● WORK ITEM: Everything in the data below should be restated word for word.

** Opening GIVEN DATA block **

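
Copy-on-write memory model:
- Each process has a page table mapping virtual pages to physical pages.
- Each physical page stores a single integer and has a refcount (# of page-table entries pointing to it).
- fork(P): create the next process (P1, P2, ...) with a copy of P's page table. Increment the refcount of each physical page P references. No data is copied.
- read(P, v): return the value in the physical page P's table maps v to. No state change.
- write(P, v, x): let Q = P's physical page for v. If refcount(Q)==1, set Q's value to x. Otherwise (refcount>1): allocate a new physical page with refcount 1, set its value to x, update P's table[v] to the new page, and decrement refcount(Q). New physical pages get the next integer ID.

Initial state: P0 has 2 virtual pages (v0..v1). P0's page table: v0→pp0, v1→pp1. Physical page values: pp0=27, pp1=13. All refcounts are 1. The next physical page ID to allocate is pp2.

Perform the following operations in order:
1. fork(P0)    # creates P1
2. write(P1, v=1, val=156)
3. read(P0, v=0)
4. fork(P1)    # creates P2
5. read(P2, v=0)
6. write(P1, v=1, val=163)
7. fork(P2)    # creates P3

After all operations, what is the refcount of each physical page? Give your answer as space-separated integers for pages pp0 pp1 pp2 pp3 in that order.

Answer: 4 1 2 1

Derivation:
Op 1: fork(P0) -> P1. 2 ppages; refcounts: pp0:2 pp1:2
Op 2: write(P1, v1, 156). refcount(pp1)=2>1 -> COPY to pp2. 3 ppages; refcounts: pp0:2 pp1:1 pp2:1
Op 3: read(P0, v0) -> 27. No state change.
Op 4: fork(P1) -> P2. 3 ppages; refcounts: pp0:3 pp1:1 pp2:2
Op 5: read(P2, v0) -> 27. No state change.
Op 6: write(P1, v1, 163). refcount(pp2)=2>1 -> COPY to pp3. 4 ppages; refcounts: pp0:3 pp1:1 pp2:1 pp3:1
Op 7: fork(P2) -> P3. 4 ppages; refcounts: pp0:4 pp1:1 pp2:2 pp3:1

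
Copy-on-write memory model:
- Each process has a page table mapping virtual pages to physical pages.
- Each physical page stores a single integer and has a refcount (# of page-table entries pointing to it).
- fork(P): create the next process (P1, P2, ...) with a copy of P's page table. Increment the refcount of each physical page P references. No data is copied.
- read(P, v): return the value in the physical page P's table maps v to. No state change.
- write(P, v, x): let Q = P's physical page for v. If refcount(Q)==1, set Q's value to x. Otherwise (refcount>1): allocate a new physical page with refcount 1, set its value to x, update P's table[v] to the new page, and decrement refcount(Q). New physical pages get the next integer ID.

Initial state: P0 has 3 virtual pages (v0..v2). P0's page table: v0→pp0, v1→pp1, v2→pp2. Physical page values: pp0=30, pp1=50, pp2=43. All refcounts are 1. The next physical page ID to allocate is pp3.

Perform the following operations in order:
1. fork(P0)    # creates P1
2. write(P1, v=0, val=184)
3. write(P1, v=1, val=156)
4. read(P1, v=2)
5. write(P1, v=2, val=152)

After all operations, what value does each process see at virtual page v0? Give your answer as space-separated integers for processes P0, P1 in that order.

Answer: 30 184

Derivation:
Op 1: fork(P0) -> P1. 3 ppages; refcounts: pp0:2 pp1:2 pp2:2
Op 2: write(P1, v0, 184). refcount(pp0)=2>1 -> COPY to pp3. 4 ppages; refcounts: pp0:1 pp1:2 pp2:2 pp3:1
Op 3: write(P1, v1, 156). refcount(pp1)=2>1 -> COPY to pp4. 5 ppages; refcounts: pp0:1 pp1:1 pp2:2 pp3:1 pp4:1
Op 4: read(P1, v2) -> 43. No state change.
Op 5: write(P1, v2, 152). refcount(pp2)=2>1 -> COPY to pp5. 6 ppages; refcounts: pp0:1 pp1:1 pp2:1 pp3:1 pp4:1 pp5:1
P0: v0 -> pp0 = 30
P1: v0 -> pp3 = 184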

** Closing GIVEN DATA block **

● REPLY TO THE EXERCISE:
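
Copy-on-write memory model:
- Each process has a page table mapping virtual pages to physical pages.
- Each physical page stores a single integer and has a refcount (# of page-table entries pointing to it).
- fork(P): create the next process (P1, P2, ...) with a copy of P's page table. Increment the refcount of each physical page P references. No data is copied.
- read(P, v): return the value in the physical page P's table maps v to. No state change.
- write(P, v, x): let Q = P's physical page for v. If refcount(Q)==1, set Q's value to x. Otherwise (refcount>1): allocate a new physical page with refcount 1, set its value to x, update P's table[v] to the new page, and decrement refcount(Q). New physical pages get the next integer ID.

Initial state: P0 has 2 virtual pages (v0..v1). P0's page table: v0→pp0, v1→pp1. Physical page values: pp0=27, pp1=13. All refcounts are 1. The next physical page ID to allocate is pp2.

Perform the following operations in order:
1. fork(P0)    # creates P1
2. write(P1, v=1, val=156)
3. read(P0, v=0)
4. fork(P1)    # creates P2
5. read(P2, v=0)
6. write(P1, v=1, val=163)
7. fork(P2)    # creates P3

After all operations, what is the refcount of each physical page? Give your answer as space-separated integers for pages pp0 pp1 pp2 pp3 in that order.

Answer: 4 1 2 1

Derivation:
Op 1: fork(P0) -> P1. 2 ppages; refcounts: pp0:2 pp1:2
Op 2: write(P1, v1, 156). refcount(pp1)=2>1 -> COPY to pp2. 3 ppages; refcounts: pp0:2 pp1:1 pp2:1
Op 3: read(P0, v0) -> 27. No state change.
Op 4: fork(P1) -> P2. 3 ppages; refcounts: pp0:3 pp1:1 pp2:2
Op 5: read(P2, v0) -> 27. No state change.
Op 6: write(P1, v1, 163). refcount(pp2)=2>1 -> COPY to pp3. 4 ppages; refcounts: pp0:3 pp1:1 pp2:1 pp3:1
Op 7: fork(P2) -> P3. 4 ppages; refcounts: pp0:4 pp1:1 pp2:2 pp3:1

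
Copy-on-write memory model:
- Each process has a page table mapping virtual pages to physical pages.
- Each physical page stores a single integer and has a refcount (# of page-table entries pointing to it).
- fork(P): create the next process (P1, P2, ...) with a copy of P's page table. Increment the refcount of each physical page P references. No data is copied.
- read(P, v): return the value in the physical page P's table maps v to. No state change.
- write(P, v, x): let Q = P's physical page for v. If refcount(Q)==1, set Q's value to x. Otherwise (refcount>1): allocate a new physical page with refcount 1, set its value to x, update P's table[v] to the new page, and decrement refcount(Q). New physical pages get the next integer ID.

Initial state: P0 has 3 virtual pages (v0..v2). P0's page table: v0→pp0, v1→pp1, v2→pp2. Physical page values: pp0=30, pp1=50, pp2=43. All refcounts are 1. The next physical page ID to allocate is pp3.

Perform the following operations in order:
1. fork(P0)    # creates P1
2. write(P1, v=0, val=184)
3. write(P1, v=1, val=156)
4. read(P1, v=2)
5. write(P1, v=2, val=152)

After all operations, what value does each process see at virtual page v0? Give your answer as space-separated integers for processes P0, P1 in that order.

Answer: 30 184

Derivation:
Op 1: fork(P0) -> P1. 3 ppages; refcounts: pp0:2 pp1:2 pp2:2
Op 2: write(P1, v0, 184). refcount(pp0)=2>1 -> COPY to pp3. 4 ppages; refcounts: pp0:1 pp1:2 pp2:2 pp3:1
Op 3: write(P1, v1, 156). refcount(pp1)=2>1 -> COPY to pp4. 5 ppages; refcounts: pp0:1 pp1:1 pp2:2 pp3:1 pp4:1
Op 4: read(P1, v2) -> 43. No state change.
Op 5: write(P1, v2, 152). refcount(pp2)=2>1 -> COPY to pp5. 6 ppages; refcounts: pp0:1 pp1:1 pp2:1 pp3:1 pp4:1 pp5:1
P0: v0 -> pp0 = 30
P1: v0 -> pp3 = 184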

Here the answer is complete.